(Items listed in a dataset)
BEGIN
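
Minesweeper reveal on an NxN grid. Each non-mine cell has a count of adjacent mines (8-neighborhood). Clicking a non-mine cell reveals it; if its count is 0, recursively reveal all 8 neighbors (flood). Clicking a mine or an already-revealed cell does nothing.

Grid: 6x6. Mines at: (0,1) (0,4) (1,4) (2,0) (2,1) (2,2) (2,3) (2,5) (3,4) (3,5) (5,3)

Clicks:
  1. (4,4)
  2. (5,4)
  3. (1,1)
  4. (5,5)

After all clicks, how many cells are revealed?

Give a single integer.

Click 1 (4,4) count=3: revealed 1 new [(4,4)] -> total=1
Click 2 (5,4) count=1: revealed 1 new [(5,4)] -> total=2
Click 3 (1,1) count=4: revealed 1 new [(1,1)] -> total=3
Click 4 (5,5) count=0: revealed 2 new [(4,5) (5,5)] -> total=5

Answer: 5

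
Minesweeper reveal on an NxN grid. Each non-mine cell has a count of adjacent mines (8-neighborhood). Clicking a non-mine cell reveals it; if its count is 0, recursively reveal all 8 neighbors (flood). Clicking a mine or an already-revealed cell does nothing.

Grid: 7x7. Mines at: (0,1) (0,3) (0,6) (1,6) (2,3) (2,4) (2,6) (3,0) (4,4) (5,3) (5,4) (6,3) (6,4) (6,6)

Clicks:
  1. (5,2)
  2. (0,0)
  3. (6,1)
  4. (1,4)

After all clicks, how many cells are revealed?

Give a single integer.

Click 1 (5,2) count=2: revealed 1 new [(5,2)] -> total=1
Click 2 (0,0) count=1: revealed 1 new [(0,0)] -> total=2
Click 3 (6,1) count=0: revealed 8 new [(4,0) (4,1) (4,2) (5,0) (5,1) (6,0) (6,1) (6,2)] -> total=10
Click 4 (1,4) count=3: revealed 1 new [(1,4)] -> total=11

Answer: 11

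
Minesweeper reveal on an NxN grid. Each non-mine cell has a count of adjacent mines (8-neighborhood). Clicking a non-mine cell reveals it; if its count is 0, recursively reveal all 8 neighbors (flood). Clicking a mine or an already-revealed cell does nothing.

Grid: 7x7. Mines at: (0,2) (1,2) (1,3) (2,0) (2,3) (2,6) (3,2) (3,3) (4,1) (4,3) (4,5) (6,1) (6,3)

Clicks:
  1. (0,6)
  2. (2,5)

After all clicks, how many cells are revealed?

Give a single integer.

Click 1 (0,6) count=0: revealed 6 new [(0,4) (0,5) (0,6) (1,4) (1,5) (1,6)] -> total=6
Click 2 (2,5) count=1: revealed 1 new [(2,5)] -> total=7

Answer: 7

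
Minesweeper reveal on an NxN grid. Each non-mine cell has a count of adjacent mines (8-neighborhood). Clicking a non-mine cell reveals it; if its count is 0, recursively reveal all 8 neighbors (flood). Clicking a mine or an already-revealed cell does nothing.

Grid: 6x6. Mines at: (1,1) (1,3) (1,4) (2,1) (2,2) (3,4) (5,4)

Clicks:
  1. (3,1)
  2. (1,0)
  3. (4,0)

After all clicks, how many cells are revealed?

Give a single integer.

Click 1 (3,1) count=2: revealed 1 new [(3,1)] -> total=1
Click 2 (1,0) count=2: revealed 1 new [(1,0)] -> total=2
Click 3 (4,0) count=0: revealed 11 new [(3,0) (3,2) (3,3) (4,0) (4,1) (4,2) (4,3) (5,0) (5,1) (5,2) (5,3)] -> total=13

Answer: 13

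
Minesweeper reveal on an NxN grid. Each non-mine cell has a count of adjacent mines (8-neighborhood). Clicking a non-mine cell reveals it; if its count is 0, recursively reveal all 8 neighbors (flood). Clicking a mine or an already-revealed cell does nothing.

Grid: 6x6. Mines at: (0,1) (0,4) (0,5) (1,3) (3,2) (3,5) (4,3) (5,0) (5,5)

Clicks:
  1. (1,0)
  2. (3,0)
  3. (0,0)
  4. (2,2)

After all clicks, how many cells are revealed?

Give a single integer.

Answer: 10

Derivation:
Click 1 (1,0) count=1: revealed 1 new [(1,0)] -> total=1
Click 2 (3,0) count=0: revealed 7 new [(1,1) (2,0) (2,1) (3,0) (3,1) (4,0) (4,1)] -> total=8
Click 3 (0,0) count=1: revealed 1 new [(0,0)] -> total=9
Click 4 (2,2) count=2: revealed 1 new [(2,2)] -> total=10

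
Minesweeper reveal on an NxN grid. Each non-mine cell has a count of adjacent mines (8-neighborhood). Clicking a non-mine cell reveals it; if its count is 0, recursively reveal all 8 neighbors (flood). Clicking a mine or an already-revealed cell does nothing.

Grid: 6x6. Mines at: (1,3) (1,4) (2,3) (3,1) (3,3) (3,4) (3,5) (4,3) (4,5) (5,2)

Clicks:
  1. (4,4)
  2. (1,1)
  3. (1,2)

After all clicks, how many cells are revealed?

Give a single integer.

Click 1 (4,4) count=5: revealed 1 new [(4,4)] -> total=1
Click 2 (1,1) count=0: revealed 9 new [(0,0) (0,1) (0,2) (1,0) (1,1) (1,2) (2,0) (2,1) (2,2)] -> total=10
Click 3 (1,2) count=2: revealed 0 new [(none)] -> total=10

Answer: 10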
END
BEGIN
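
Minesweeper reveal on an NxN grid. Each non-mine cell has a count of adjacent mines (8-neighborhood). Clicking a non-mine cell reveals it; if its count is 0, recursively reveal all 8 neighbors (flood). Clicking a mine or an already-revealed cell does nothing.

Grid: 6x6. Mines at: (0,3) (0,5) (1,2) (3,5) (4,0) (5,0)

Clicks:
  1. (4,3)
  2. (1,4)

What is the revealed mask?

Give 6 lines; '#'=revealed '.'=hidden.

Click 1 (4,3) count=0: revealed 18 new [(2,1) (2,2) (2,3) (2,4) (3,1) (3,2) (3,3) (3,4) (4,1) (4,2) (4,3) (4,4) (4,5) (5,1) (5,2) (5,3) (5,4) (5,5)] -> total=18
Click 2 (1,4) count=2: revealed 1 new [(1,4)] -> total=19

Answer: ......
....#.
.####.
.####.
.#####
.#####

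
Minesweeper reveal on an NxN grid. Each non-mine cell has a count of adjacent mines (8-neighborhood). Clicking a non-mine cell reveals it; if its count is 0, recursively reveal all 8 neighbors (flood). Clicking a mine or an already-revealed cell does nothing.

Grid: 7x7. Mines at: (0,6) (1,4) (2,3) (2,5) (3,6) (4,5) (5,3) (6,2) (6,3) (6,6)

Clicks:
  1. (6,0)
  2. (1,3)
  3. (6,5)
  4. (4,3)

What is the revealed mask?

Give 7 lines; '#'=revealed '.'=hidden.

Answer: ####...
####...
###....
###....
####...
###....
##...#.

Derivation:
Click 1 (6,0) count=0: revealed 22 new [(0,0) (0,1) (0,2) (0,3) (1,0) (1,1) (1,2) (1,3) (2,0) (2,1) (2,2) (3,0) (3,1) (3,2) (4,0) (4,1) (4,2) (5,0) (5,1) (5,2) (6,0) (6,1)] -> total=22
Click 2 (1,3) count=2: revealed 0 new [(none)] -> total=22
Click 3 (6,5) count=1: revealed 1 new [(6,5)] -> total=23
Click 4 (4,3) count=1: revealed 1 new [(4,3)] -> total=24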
END
__What is expected__
The lines above from the one containing "Grid: 6x6. Mines at: (1,1)" through the one containing "Grid: 6x6. Mines at: (1,3)" are to be set down exactly, and no others.

__Response below__
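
Grid: 6x6. Mines at: (1,1) (1,3) (1,4) (2,1) (2,2) (3,4) (5,4)

Clicks:
  1. (3,1)
  2. (1,0)
  3. (4,0)

After all clicks, how many cells are revealed?

Give a single integer.

Click 1 (3,1) count=2: revealed 1 new [(3,1)] -> total=1
Click 2 (1,0) count=2: revealed 1 new [(1,0)] -> total=2
Click 3 (4,0) count=0: revealed 11 new [(3,0) (3,2) (3,3) (4,0) (4,1) (4,2) (4,3) (5,0) (5,1) (5,2) (5,3)] -> total=13

Answer: 13

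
Minesweeper reveal on an NxN grid. Each non-mine cell has a count of adjacent mines (8-neighborhood). Clicking a non-mine cell reveals it; if its count is 0, recursively reveal all 8 neighbors (flood). Clicking a mine or an already-revealed cell does nothing.

Grid: 6x6. Mines at: (0,1) (0,4) (0,5) (1,3) (3,2) (3,5) (4,3) (5,0) (5,5)

Clicks:
  1. (1,0)
  2. (3,0)
  3. (0,0)
  4. (2,2)

After all clicks, how many cells are revealed?

Give a single integer.

Answer: 10

Derivation:
Click 1 (1,0) count=1: revealed 1 new [(1,0)] -> total=1
Click 2 (3,0) count=0: revealed 7 new [(1,1) (2,0) (2,1) (3,0) (3,1) (4,0) (4,1)] -> total=8
Click 3 (0,0) count=1: revealed 1 new [(0,0)] -> total=9
Click 4 (2,2) count=2: revealed 1 new [(2,2)] -> total=10

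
Minesweeper reveal on an NxN grid. Each non-mine cell has a count of adjacent mines (8-neighborhood). Clicking a non-mine cell reveals it; if its count is 0, recursively reveal all 8 neighbors (flood). Clicking a mine or an already-revealed cell does nothing.

Grid: 6x6. Mines at: (1,3) (1,4) (2,3) (3,1) (3,3) (3,4) (3,5) (4,3) (4,5) (5,2)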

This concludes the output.